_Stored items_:
++++++++++

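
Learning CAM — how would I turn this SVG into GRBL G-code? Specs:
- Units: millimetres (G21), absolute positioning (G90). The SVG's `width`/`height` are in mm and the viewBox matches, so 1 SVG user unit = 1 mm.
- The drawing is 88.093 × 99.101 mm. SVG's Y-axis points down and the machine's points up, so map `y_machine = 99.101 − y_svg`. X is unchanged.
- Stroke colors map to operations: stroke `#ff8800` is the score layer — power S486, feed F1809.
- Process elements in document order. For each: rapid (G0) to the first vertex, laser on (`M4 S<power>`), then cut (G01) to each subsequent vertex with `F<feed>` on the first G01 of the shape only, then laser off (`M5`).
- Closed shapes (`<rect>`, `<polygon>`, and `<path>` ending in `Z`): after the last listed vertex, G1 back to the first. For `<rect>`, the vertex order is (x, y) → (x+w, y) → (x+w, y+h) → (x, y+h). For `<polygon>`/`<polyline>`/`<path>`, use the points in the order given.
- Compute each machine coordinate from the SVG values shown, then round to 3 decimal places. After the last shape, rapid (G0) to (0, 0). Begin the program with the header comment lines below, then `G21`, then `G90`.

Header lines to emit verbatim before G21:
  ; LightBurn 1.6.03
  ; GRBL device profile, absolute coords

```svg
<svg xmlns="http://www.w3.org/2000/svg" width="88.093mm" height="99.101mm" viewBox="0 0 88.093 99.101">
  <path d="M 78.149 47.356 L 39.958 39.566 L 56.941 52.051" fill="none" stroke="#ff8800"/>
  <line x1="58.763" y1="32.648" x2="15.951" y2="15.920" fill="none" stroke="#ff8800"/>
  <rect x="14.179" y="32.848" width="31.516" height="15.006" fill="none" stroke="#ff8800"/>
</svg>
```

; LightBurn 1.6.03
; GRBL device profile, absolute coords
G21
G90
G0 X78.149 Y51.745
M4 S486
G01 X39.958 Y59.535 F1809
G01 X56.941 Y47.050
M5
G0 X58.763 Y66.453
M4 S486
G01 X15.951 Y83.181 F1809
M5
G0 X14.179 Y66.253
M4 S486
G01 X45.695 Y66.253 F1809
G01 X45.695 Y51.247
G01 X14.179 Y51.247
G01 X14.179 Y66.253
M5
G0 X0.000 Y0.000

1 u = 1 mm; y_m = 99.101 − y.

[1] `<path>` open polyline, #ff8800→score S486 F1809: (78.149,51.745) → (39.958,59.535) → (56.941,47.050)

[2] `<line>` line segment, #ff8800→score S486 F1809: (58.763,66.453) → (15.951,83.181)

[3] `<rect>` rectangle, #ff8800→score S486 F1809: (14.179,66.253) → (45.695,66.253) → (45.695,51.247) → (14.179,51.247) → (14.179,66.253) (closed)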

++++++++++

_Description of the task_: Take the lines from the first line of the records through the line holding "- The drawing", both included, and please reproduce them exactly with nothing added.

_Task response_:
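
Learning CAM — how would I turn this SVG into GRBL G-code? Specs:
- Units: millimetres (G21), absolute positioning (G90). The SVG's `width`/`height` are in mm and the viewBox matches, so 1 SVG user unit = 1 mm.
- The drawing is 88.093 × 99.101 mm. SVG's Y-axis points down and the machine's points up, so map `y_machine = 99.101 − y_svg`. X is unchanged.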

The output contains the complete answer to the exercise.